» PROBLEM STATEMENT
Examine each line of the listing below. Copy those in which the string "from" appears.

» PROVIDED DATA
---*---
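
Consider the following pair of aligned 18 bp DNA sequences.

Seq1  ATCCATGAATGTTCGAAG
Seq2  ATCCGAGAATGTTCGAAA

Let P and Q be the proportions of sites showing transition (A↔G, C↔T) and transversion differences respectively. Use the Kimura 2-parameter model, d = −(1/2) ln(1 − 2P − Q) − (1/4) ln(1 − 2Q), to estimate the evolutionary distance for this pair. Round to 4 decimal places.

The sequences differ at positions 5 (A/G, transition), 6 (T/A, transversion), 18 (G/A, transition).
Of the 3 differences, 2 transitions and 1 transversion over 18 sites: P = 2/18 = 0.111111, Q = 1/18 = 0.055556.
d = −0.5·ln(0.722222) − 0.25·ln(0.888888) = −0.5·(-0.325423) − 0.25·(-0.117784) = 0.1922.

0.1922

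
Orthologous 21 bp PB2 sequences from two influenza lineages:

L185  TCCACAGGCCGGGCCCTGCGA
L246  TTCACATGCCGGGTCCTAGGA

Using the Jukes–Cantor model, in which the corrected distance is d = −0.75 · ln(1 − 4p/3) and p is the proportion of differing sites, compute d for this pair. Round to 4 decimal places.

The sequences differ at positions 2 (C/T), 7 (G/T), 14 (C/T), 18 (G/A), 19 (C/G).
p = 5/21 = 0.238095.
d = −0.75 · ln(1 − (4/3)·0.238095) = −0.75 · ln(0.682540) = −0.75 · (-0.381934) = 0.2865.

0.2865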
---*---
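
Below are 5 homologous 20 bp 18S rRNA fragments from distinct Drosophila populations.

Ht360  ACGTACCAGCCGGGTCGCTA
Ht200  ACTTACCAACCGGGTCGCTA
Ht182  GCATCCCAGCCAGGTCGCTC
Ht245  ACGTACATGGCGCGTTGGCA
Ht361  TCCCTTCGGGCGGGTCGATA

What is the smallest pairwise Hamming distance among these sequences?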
---*---
» EXERCISE RESULT
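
Orthologous 21 bp PB2 sequences from two influenza lineages:
Below are 5 homologous 20 bp 18S rRNA fragments from distinct Drosophila populations.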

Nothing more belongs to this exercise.